### ABOUT THIS TASK:
Repeat exactly, and only, the lines from the one holding "Ashford Utilities pays" through the last line of the records below.
___ RECORDS PROVIDED ___
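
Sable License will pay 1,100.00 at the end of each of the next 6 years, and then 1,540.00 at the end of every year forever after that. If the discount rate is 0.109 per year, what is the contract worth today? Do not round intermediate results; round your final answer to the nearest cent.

12261.63

PV of 6-year annuity: 1,100.00 × [1 − (1+0.109)^−6] / 0.109 = 4667.02832
Perpetuity value at year 6: 1,540.00 / 0.109 = 14128.44037
PV of perpetuity: 14128.44037 / (1+0.109)^6 = 7594.60072
Total PV = 4667.02832 + 7594.60072 = 12261.62904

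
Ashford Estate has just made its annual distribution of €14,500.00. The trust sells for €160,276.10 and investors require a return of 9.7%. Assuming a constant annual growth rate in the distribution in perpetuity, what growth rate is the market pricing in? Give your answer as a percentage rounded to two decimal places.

0.60%

P = D₀(1+g)/(r−g) ⇒ P(r−g) = D₀(1+g) ⇒ g(P+D₀) = P·r − D₀
g = (P·r − D₀)/(P + D₀) = (€160,276.10×0.097 − €14,500.00) / (€160,276.10 + €14,500.00) = 0.005989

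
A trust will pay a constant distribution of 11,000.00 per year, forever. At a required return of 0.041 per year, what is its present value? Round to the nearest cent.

Level perpetuity: PV = C / r = 11,000.00 / 0.041 = 268,292.68

268292.68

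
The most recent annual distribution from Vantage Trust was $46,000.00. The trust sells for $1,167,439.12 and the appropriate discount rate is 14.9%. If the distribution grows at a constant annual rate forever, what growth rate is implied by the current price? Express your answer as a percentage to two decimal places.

10.54%

P = D₀(1+g)/(r−g) ⇒ P(r−g) = D₀(1+g) ⇒ g(P+D₀) = P·r − D₀
g = (P·r − D₀)/(P + D₀) = ($1,167,439.12×0.149 − $46,000.00) / ($1,167,439.12 + $46,000.00) = 0.105443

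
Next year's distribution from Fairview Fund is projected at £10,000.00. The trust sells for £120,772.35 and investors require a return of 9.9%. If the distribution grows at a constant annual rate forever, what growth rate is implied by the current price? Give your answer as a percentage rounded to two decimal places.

P = D₁/(r−g) ⇒ g = r − D₁/P = 0.099 − £10,000.00/£120,772.35 = 0.016200

1.62%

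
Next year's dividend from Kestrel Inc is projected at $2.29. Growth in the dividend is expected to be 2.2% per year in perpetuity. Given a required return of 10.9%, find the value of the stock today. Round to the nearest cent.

$26.32

Growing perpetuity: P = D₁ / (r − g) = $2.2900 / (0.109 − 0.022) = $26.32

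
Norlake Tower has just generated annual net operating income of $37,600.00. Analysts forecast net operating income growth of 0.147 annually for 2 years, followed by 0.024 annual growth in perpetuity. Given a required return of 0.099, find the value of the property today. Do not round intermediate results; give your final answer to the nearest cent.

D_1 = 43127.20000
D_2 = 49466.89840
Terminal value at year 2: TV = D_2×(1+g_2)/(r−g_2) = 50654.10396/0.075 = 675388.05282
P_0 = D_1/(1+r)^1 + D_2/(1+r)^2 + TV/(1+r)^2
    = 39242.22020 + 40956.16612 + 559188.18814 = 639386.57446

$639386.57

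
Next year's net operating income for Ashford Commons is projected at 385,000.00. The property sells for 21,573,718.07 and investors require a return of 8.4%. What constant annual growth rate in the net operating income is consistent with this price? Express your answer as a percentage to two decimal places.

6.62%

P = D₁/(r−g) ⇒ g = r − D₁/P = 0.084 − 385,000.00/21,573,718.07 = 0.066154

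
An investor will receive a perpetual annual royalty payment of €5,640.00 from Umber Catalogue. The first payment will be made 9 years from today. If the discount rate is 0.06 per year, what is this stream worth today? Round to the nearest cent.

€58976.76

Value at end of year 8: C / r = €5,640.00 / 0.06 = €94,000.0000
Discount to today: PV = €94,000.0000 / (1 + 0.06)^8 = €94,000.0000 / 1.593848 = €58,976.76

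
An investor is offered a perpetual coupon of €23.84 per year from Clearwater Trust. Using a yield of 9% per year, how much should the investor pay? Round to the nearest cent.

Level perpetuity: PV = C / r = €23.84 / 0.09 = €264.89

€264.89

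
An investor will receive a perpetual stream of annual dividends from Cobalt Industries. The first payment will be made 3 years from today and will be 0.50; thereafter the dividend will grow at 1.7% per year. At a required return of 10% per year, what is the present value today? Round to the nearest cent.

4.98

Value at end of year 2: C₁ / (r − g) = 0.50 / (0.1 − 0.017) = 6.0241
Discount to today: PV = 6.0241 / (1 + 0.1)^2 = 6.0241 / 1.210000 = 4.98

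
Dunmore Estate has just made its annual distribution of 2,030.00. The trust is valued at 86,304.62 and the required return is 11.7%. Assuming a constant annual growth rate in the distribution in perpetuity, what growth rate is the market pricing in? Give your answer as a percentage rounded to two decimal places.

P = D₀(1+g)/(r−g) ⇒ P(r−g) = D₀(1+g) ⇒ g(P+D₀) = P·r − D₀
g = (P·r − D₀)/(P + D₀) = (86,304.62×0.117 − 2,030.00) / (86,304.62 + 2,030.00) = 0.091330

9.13%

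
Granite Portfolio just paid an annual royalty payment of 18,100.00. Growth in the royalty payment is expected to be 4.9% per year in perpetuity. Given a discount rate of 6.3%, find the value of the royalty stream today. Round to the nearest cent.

D₁ = D₀ × (1 + g) = 18,100.00 × 1.049 = 18,986.9000
Growing perpetuity: P = D₁ / (r − g) = 18,986.9000 / (0.063 − 0.049) = 1,356,207.14

1356207.14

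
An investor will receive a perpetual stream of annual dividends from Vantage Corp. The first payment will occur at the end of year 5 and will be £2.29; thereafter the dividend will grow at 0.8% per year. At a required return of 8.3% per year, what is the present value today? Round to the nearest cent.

Value at end of year 4: C₁ / (r − g) = £2.29 / (0.083 − 0.008) = £30.5333
Discount to today: PV = £30.5333 / (1 + 0.083)^4 = £30.5333 / 1.375669 = £22.20

£22.20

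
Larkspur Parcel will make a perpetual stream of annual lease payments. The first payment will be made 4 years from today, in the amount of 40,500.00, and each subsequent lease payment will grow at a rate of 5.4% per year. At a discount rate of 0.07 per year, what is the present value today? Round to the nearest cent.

2066254.00

Value at end of year 3: C₁ / (r − g) = 40,500.00 / (0.07 − 0.054) = 2,531,250.0000
Discount to today: PV = 2,531,250.0000 / (1 + 0.07)^3 = 2,531,250.0000 / 1.225043 = 2,066,254.00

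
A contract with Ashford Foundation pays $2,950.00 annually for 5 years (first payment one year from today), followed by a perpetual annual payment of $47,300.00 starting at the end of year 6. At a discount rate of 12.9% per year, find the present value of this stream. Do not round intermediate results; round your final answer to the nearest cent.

$210296.10

PV of 5-year annuity: $2,950.00 × [1 − (1+0.129)^−5] / 0.129 = 10401.19878
Perpetuity value at year 5: $47,300.00 / 0.129 = 366666.66667
PV of perpetuity: 366666.66667 / (1+0.129)^5 = 199894.90317
Total PV = 10401.19878 + 199894.90317 = 210296.10195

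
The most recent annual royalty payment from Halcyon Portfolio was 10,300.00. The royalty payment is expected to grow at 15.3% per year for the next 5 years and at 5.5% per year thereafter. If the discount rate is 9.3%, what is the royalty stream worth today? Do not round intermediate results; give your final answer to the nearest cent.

D_1 = 11875.90000
D_2 = 13692.91270
D_3 = 15787.92834
D_4 = 18203.48138
D_5 = 20988.61403
Terminal value at year 5: TV = D_5×(1+g_2)/(r−g_2) = 22142.98780/0.038 = 582710.20533
P_0 = D_1/(1+r)^1 + D_2/(1+r)^2 + D_3/(1+r)^3 + D_4/(1+r)^4 + D_5/(1+r)^5 + TV/(1+r)^5
    = 10865.41629 + 11461.87098 + 12091.06792 + 12754.80449 + 13454.97674 + 373552.64379 = 434180.78021

434180.78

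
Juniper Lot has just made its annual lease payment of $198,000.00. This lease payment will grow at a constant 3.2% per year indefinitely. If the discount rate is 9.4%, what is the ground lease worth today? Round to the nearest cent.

$3295741.94

D₁ = D₀ × (1 + g) = $198,000.00 × 1.032 = $204,336.0000
Growing perpetuity: P = D₁ / (r − g) = $204,336.0000 / (0.094 − 0.032) = $3,295,741.94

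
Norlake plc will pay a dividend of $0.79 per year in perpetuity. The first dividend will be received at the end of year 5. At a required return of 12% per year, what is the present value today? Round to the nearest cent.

$4.18

Value at end of year 4: C / r = $0.79 / 0.12 = $6.5833
Discount to today: PV = $6.5833 / (1 + 0.12)^4 = $6.5833 / 1.573519 = $4.18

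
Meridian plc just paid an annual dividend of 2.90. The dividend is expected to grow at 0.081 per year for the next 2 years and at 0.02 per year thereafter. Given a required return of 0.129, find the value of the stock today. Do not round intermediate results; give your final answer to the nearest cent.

30.31

D_1 = 3.13490
D_2 = 3.38883
Terminal value at year 2: TV = D_2×(1+g_2)/(r−g_2) = 3.45660/0.109 = 31.71196
P_0 = D_1/(1+r)^1 + D_2/(1+r)^2 + TV/(1+r)^2
    = 2.77671 + 2.65865 + 24.87913 = 30.31449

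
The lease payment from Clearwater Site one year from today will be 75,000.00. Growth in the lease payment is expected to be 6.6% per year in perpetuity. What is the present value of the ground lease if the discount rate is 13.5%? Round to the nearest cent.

1086956.52

Growing perpetuity: P = D₁ / (r − g) = 75,000.0000 / (0.135 − 0.066) = 1,086,956.52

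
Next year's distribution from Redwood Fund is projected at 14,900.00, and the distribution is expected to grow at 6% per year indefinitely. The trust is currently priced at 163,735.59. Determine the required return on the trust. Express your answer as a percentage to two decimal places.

P = D₁/(r − g) ⇒ r = D₁/P + g = 14,900.0000/163,735.59 + 0.06 = 0.091000 + 0.06 = 0.151000

15.10%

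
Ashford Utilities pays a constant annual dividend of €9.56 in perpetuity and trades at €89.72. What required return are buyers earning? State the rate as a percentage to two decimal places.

10.66%

P = C/r ⇒ r = C/P = €9.56/€89.72 = 0.106554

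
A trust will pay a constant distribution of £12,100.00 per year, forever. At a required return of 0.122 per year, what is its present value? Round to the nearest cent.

Level perpetuity: PV = C / r = £12,100.00 / 0.122 = £99,180.33

£99180.33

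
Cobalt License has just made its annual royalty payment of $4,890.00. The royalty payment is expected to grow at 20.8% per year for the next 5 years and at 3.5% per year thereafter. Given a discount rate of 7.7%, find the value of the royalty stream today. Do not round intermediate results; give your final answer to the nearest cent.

D_1 = 5907.12000
D_2 = 7135.80096
D_3 = 8620.04756
D_4 = 10413.01745
D_5 = 12578.92508
Terminal value at year 5: TV = D_5×(1+g_2)/(r−g_2) = 13019.18746/0.042 = 309980.65381
P_0 = D_1/(1+r)^1 + D_2/(1+r)^2 + D_3/(1+r)^3 + D_4/(1+r)^4 + D_5/(1+r)^5 + TV/(1+r)^5
    = 5484.79109 + 6151.92909 + 6900.21388 + 7739.51566 + 8680.90521 + 213922.30698 = 248879.66190

$248879.66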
___
### REPLY:
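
Ashford Utilities pays a constant annual dividend of €9.56 in perpetuity and trades at €89.72. What required return are buyers earning? State the rate as a percentage to two decimal places.

10.66%

P = C/r ⇒ r = C/P = €9.56/€89.72 = 0.106554

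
A trust will pay a constant distribution of £12,100.00 per year, forever. At a required return of 0.122 per year, what is its present value? Round to the nearest cent.

Level perpetuity: PV = C / r = £12,100.00 / 0.122 = £99,180.33

£99180.33

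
Cobalt License has just made its annual royalty payment of $4,890.00. The royalty payment is expected to grow at 20.8% per year for the next 5 years and at 3.5% per year thereafter. Given a discount rate of 7.7%, find the value of the royalty stream today. Do not round intermediate results; give your final answer to the nearest cent.

D_1 = 5907.12000
D_2 = 7135.80096
D_3 = 8620.04756
D_4 = 10413.01745
D_5 = 12578.92508
Terminal value at year 5: TV = D_5×(1+g_2)/(r−g_2) = 13019.18746/0.042 = 309980.65381
P_0 = D_1/(1+r)^1 + D_2/(1+r)^2 + D_3/(1+r)^3 + D_4/(1+r)^4 + D_5/(1+r)^5 + TV/(1+r)^5
    = 5484.79109 + 6151.92909 + 6900.21388 + 7739.51566 + 8680.90521 + 213922.30698 = 248879.66190

$248879.66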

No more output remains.